Work item
Only the lines below starting at the one containing "A quality-control study" and ending at the one containing "A) 90% of sample" belong in the answer, each copied exactly.

--- Record excerpts Enclosed Below ---

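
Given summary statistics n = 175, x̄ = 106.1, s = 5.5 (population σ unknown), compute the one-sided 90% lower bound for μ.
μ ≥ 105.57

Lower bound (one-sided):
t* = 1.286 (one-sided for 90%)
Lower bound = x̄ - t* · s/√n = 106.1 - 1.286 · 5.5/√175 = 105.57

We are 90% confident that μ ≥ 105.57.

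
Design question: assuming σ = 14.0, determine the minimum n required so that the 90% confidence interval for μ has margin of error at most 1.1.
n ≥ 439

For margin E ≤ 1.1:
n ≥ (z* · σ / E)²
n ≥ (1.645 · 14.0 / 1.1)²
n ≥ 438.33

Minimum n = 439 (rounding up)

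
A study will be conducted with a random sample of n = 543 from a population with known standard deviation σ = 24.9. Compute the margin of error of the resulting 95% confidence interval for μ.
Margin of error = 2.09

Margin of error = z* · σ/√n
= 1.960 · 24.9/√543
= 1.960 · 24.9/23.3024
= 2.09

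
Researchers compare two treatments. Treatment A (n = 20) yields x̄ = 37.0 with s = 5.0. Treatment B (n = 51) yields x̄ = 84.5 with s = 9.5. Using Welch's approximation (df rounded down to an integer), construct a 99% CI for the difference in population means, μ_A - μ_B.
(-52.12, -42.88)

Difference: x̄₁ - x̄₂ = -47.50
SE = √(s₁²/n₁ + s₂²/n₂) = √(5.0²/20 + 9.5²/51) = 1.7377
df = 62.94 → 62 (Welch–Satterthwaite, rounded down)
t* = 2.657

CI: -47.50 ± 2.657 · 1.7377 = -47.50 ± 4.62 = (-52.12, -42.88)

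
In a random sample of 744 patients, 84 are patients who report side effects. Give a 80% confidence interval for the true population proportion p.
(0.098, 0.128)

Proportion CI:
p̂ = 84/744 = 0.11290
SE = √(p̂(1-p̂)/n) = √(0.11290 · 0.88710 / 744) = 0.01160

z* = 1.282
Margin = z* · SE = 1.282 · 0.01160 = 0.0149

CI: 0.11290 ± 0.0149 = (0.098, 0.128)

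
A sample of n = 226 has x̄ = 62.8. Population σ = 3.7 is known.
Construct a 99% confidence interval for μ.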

--- End of Enclosed Record excerpts ---
--- Record excerpts Enclosed Below ---

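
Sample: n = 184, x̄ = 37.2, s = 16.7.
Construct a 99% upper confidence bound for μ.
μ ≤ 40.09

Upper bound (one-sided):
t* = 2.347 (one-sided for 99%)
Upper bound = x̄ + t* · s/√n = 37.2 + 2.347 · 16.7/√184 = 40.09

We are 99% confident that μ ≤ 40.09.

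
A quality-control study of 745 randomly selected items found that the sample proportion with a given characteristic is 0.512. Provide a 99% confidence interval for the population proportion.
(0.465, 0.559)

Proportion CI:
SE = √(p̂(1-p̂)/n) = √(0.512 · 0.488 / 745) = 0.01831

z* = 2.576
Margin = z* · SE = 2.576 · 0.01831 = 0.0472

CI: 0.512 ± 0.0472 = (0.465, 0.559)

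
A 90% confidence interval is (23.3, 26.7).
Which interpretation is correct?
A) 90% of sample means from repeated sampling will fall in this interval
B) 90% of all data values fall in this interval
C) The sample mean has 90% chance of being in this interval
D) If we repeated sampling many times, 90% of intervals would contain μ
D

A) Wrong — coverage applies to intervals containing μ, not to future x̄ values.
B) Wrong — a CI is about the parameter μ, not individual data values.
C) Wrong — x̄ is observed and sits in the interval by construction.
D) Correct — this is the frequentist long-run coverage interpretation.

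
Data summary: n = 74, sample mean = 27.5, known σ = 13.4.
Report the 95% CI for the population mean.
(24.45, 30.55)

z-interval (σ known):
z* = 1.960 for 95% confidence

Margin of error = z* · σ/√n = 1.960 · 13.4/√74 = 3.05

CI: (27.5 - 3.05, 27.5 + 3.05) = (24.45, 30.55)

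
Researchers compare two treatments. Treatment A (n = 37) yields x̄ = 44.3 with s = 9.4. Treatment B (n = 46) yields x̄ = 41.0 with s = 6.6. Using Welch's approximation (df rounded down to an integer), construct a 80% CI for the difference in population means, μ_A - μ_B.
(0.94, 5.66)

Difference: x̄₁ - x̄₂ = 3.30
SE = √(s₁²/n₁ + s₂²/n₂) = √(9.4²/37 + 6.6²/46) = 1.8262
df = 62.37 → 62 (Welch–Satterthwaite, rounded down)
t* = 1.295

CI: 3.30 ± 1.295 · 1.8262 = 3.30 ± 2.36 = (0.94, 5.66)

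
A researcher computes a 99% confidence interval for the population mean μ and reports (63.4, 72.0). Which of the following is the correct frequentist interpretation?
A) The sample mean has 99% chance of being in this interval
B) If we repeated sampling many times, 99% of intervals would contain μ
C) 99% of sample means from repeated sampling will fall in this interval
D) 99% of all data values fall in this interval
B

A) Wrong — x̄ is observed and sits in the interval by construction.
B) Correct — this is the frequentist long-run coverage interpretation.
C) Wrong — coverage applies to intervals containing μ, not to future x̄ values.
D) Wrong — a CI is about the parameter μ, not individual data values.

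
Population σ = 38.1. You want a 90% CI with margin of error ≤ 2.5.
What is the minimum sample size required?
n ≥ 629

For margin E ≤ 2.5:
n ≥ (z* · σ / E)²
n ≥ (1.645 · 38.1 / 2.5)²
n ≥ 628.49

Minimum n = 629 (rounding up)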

--- End of Enclosed Record excerpts ---

Task result
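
A quality-control study of 745 randomly selected items found that the sample proportion with a given characteristic is 0.512. Provide a 99% confidence interval for the population proportion.
(0.465, 0.559)

Proportion CI:
SE = √(p̂(1-p̂)/n) = √(0.512 · 0.488 / 745) = 0.01831

z* = 2.576
Margin = z* · SE = 2.576 · 0.01831 = 0.0472

CI: 0.512 ± 0.0472 = (0.465, 0.559)

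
A 90% confidence interval is (23.3, 26.7).
Which interpretation is correct?
A) 90% of sample means from repeated sampling will fall in this interval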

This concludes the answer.